Start of DATASET CONTENT
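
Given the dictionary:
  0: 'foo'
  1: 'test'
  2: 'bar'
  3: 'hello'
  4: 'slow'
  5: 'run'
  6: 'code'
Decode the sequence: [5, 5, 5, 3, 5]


Look up each index in the dictionary:
  5 -> 'run'
  5 -> 'run'
  5 -> 'run'
  3 -> 'hello'
  5 -> 'run'

Decoded: "run run run hello run"


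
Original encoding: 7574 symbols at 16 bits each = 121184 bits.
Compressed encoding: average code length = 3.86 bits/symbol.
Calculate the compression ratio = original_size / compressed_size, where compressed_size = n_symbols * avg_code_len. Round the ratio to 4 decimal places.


original_size = n_symbols * orig_bits = 7574 * 16 = 121184 bits
compressed_size = n_symbols * avg_code_len = 7574 * 3.86 = 29235.64 bits
ratio = original_size / compressed_size = 121184 / 29235.64 = 4.1451

Compression ratio = 4.1451


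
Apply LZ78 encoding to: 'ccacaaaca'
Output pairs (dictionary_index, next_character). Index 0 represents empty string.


LZ78 encoding steps:
Dictionary: {0: ''}
Step 1: w='' (idx 0), next='c' -> output (0, 'c'), add 'c' as idx 1
Step 2: w='c' (idx 1), next='a' -> output (1, 'a'), add 'ca' as idx 2
Step 3: w='ca' (idx 2), next='a' -> output (2, 'a'), add 'caa' as idx 3
Step 4: w='' (idx 0), next='a' -> output (0, 'a'), add 'a' as idx 4
Step 5: w='ca' (idx 2), end of input -> output (2, '')


Encoded: [(0, 'c'), (1, 'a'), (2, 'a'), (0, 'a'), (2, '')]


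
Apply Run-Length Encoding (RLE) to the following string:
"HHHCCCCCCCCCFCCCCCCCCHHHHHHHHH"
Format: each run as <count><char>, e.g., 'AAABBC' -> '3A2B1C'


Scanning runs left to right:
  i=0: run of 'H' x 3 -> '3H'
  i=3: run of 'C' x 9 -> '9C'
  i=12: run of 'F' x 1 -> '1F'
  i=13: run of 'C' x 8 -> '8C'
  i=21: run of 'H' x 9 -> '9H'

RLE = 3H9C1F8C9H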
End of DATASET CONTENT
YOUR ASSIGNMENT: Please give the number of lines in the data above that include the string "Apply", and nothing else.

OUTPUT OF THE TASK: 2